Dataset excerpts
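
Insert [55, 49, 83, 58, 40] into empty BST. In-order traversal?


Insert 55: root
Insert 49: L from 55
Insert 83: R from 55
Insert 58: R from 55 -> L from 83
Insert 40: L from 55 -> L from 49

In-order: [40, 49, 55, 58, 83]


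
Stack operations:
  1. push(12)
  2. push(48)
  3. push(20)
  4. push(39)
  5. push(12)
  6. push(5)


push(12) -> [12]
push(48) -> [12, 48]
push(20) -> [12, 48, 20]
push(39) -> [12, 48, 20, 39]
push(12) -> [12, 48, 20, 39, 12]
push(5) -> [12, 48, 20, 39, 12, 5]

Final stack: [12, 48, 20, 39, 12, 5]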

TASK TO CARRY OUT – Output all entries exactly as given above.

WRITTEN ANSWER –
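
Insert [55, 49, 83, 58, 40] into empty BST. In-order traversal?


Insert 55: root
Insert 49: L from 55
Insert 83: R from 55
Insert 58: R from 55 -> L from 83
Insert 40: L from 55 -> L from 49

In-order: [40, 49, 55, 58, 83]


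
Stack operations:
  1. push(12)
  2. push(48)
  3. push(20)
  4. push(39)
  5. push(12)
  6. push(5)


push(12) -> [12]
push(48) -> [12, 48]
push(20) -> [12, 48, 20]
push(39) -> [12, 48, 20, 39]
push(12) -> [12, 48, 20, 39, 12]
push(5) -> [12, 48, 20, 39, 12, 5]

Final stack: [12, 48, 20, 39, 12, 5]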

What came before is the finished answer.